Assignment » Could you repeat every record below exactly as written?

== Material for this task

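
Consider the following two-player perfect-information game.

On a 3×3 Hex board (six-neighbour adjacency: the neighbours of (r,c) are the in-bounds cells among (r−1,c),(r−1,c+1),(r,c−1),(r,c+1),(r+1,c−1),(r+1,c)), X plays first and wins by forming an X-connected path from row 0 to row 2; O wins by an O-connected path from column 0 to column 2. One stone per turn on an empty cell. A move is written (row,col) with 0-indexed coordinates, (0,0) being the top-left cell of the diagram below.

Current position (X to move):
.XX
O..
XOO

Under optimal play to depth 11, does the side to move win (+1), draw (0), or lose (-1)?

p1 X@[.XX/O../XOO]: (0,0)[XXX/O../XOO]-1 (1,1)[.XX/OX./XOO]+1* (1,2)[.XX/O.X/XOO]-1
p2 O@[.XX/OX./XOO] terminal -1; root [.XX/O../XOO] d11

value(.XX/O../XOO, X) = +1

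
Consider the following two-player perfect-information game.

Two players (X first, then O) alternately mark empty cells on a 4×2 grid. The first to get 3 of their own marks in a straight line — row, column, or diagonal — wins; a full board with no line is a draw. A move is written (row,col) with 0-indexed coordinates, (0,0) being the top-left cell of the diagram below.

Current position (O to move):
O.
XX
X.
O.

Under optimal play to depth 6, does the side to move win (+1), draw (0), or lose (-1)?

ply 1, O at O./XX/X./O. | (0,1)=+0→OO/XX/X./O.*; (2,1)=+0→O./XX/XO/O.; (3,1)=+0→O./XX/X./OO
ply 2, X at OO/XX/X./O. | (2,1)=+0→OO/XX/XX/O.*; (3,1)=+0→OO/XX/X./OX
ply 3, O at OO/XX/XX/O. | (3,1)=+0→OO/XX/XX/OO*
ply 4: OO/XX/XX/OO is terminal +0 (X); from O./XX/X./O. depth 6

value(O./XX/X./O., O) = 0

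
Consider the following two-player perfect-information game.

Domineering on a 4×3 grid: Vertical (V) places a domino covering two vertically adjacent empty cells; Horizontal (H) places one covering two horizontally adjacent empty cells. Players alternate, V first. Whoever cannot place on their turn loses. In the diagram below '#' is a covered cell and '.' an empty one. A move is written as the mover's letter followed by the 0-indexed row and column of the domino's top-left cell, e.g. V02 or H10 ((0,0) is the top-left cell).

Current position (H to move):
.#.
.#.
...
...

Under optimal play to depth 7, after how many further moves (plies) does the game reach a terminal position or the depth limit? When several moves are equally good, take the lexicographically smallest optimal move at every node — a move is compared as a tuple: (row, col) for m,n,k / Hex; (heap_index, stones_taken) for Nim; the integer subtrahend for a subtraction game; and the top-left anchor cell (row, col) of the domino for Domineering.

p1 H@[.#./.#./.../...]: H20[.#./.#./##./...]-1* H21[.#./.#./.##/...]-1 H30[.#./.#./.../##.]-1 H31[.#./.#./.../.##]-1
p2 V@[.#./.#./##./...]: V00[##./##./##./...]+1* V02[.##/.##/##./...]+1 V12[.#./.##/###/...]+1 V22[.#./.#./###/..#]+1
p3 H@[##./##./##./...]: H30[##./##./##./##.]-1* H31[##./##./##./.##]-1
p4 V@[##./##./##./##.]: V02[###/###/##./##.]+1* V12[##./###/###/##.]+1 V22[##./##./###/###]+1
p5 H@[###/###/##./##.] terminal -1; root [.#./.#./.../...] d7

PV length from [.#./.#./.../...]: 4 plies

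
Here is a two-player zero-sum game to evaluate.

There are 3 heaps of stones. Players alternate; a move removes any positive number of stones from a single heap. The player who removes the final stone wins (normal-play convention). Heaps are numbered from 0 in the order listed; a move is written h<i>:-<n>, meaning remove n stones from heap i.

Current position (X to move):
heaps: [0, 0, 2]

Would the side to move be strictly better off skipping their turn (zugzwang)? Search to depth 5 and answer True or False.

zugzwang((0,0,2), X) = False

ply 1, X at (0,0,2) | h2:-1=-1→(0,0,1); h2:-2=+1→(0,0,0)*
ply 2: (0,0,0) is terminal -1 (O); from (0,0,2) depth 5
suppose X passes — search the same position with O to move:
pass> ply 1, O at (0,0,2) | h2:-1=-1→(0,0,1); h2:-2=+1→(0,0,0)*
pass> ply 2: (0,0,0) is terminal -1 (X); from (0,0,2) depth 5
for X: play +1, pass -1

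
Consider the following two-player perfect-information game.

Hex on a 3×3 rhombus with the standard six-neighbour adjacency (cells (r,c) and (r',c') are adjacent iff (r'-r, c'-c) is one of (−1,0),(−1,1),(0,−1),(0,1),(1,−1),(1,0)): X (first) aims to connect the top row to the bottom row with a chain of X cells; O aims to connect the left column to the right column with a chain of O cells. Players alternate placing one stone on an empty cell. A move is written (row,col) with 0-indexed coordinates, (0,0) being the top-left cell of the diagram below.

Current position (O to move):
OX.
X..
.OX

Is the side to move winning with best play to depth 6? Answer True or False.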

====

Task output »
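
Consider the following two-player perfect-information game.

On a 3×3 Hex board (six-neighbour adjacency: the neighbours of (r,c) are the in-bounds cells among (r−1,c),(r−1,c+1),(r,c−1),(r,c+1),(r+1,c−1),(r+1,c)), X plays first and wins by forming an X-connected path from row 0 to row 2; O wins by an O-connected path from column 0 to column 2. One stone per turn on an empty cell. A move is written (row,col) with 0-indexed coordinates, (0,0) being the top-left cell of the diagram below.

Current position (X to move):
.XX
O..
XOO

Under optimal play to depth 11, does the side to move win (+1), draw (0), or lose (-1)?

p1 X@[.XX/O../XOO]: (0,0)[XXX/O../XOO]-1 (1,1)[.XX/OX./XOO]+1* (1,2)[.XX/O.X/XOO]-1
p2 O@[.XX/OX./XOO] terminal -1; root [.XX/O../XOO] d11

value(.XX/O../XOO, X) = +1

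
Consider the following two-player perfect-information game.

Two players (X first, then O) alternately mark empty cells on a 4×2 grid. The first to get 3 of their own marks in a straight line — row, column, or diagonal — wins; a full board with no line is a draw. A move is written (row,col) with 0-indexed coordinates, (0,0) being the top-left cell of the diagram below.

Current position (O to move):
O.
XX
X.
O.

Under optimal play to depth 6, does the side to move win (+1), draw (0), or lose (-1)?

ply 1, O at O./XX/X./O. | (0,1)=+0→OO/XX/X./O.*; (2,1)=+0→O./XX/XO/O.; (3,1)=+0→O./XX/X./OO
ply 2, X at OO/XX/X./O. | (2,1)=+0→OO/XX/XX/O.*; (3,1)=+0→OO/XX/X./OX
ply 3, O at OO/XX/XX/O. | (3,1)=+0→OO/XX/XX/OO*
ply 4: OO/XX/XX/OO is terminal +0 (X); from O./XX/X./O. depth 6

value(O./XX/X./O., O) = 0

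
Consider the following two-player perfect-information game.

Domineering on a 4×3 grid: Vertical (V) places a domino covering two vertically adjacent empty cells; Horizontal (H) places one covering two horizontally adjacent empty cells. Players alternate, V first. Whoever cannot place on their turn loses. In the diagram below '#' is a covered cell and '.' an empty one. A move is written as the mover's letter followed by the 0-indexed row and column of the domino's top-left cell, e.g. V02 or H10 ((0,0) is the top-left cell).

Current position (H to move):
.#.
.#.
...
...

Under optimal play to depth 7, after how many further moves (plies) does the game reach a terminal position or the depth limit? When several moves are equally good, take the lexicographically smallest optimal move at every node — a move is compared as a tuple: (row, col) for m,n,k / Hex; (heap_index, stones_taken) for Nim; the integer subtrahend for a subtraction game; and the top-left anchor cell (row, col) of the domino for Domineering.

p1 H@[.#./.#./.../...]: H20[.#./.#./##./...]-1* H21[.#./.#./.##/...]-1 H30[.#./.#./.../##.]-1 H31[.#./.#./.../.##]-1
p2 V@[.#./.#./##./...]: V00[##./##./##./...]+1* V02[.##/.##/##./...]+1 V12[.#./.##/###/...]+1 V22[.#./.#./###/..#]+1
p3 H@[##./##./##./...]: H30[##./##./##./##.]-1* H31[##./##./##./.##]-1
p4 V@[##./##./##./##.]: V02[###/###/##./##.]+1* V12[##./###/###/##.]+1 V22[##./##./###/###]+1
p5 H@[###/###/##./##.] terminal -1; root [.#./.#./.../...] d7

PV length from [.#./.#./.../...]: 4 plies

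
Here is a two-player zero-sum game to evaluate.

There are 3 heaps of stones. Players alternate; a move removes any positive number of stones from a single heap. The player who removes the final stone wins (normal-play convention). Heaps are numbered from 0 in the order listed; a move is written h<i>:-<n>, meaning remove n stones from heap i.

Current position (X to move):
heaps: [0, 0, 2]

Would the side to move be strictly better off skipping their turn (zugzwang)? Search to depth 5 and answer True or False.

zugzwang((0,0,2), X) = False

ply 1, X at (0,0,2) | h2:-1=-1→(0,0,1); h2:-2=+1→(0,0,0)*
ply 2: (0,0,0) is terminal -1 (O); from (0,0,2) depth 5
suppose X passes — search the same position with O to move:
pass> ply 1, O at (0,0,2) | h2:-1=-1→(0,0,1); h2:-2=+1→(0,0,0)*
pass> ply 2: (0,0,0) is terminal -1 (X); from (0,0,2) depth 5
for X: play +1, pass -1

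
Consider the following two-player perfect-information game.

Hex on a 3×3 rhombus with the standard six-neighbour adjacency (cells (r,c) and (r',c') are adjacent iff (r'-r, c'-c) is one of (−1,0),(−1,1),(0,−1),(0,1),(1,−1),(1,0)): X (first) aims to connect the top row to the bottom row with a chain of X cells; O aims to connect the left column to the right column with a chain of O cells. Players alternate placing one stone on an empty cell. A move is written (row,col) with 0-indexed coordinates, (0,0) being the top-left cell of the diagram below.

Current position (O to move):
OX.
X..
.OX

Is the side to move winning with best play to depth 6? Answer True or False.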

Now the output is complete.